Reproduce precisely the lines between the start of the data below and the line with "At step k the", both included.

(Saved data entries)

+ + + + +

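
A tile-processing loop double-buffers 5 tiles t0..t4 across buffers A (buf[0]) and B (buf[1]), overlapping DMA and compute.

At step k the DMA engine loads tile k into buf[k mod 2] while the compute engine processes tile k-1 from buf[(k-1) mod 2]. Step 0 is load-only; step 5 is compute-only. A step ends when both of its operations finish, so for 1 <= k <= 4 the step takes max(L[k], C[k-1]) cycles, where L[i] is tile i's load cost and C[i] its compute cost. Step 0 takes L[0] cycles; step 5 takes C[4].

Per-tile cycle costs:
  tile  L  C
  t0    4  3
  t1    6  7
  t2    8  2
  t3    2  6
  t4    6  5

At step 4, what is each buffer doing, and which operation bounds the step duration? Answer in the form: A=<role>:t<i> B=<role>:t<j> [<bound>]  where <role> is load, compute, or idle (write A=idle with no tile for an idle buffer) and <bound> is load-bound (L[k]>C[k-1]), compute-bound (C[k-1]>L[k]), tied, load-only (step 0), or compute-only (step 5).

step 4: A=load:t4 B=compute:t3 [tied]

  0. 4=4c; end=4; A:t0 B:-
  1. max(6,3)=6c; end=10; A:t0 B:t1
  2. max(8,7)=8c; end=18; A:t2 B:t1
  3. max(2,2)=2c; end=20; A:t2 B:t3
  4. max(6,6)=6c; end=26; A:t4 B:t3
  5. 5=5c; end=31; A:t4 B:t3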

+ + + + +

### Solution below
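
A tile-processing loop double-buffers 5 tiles t0..t4 across buffers A (buf[0]) and B (buf[1]), overlapping DMA and compute.

At step k the DMA engine loads tile k into buf[k mod 2] while the compute engine processes tile k-1 from buf[(k-1) mod 2]. Step 0 is load-only; step 5 is compute-only. A step ends when both of its operations finish, so for 1 <= k <= 4 the step takes max(L[k], C[k-1]) cycles, where L[i] is tile i's load cost and C[i] its compute cost. Step 0 takes L[0] cycles; step 5 takes C[4].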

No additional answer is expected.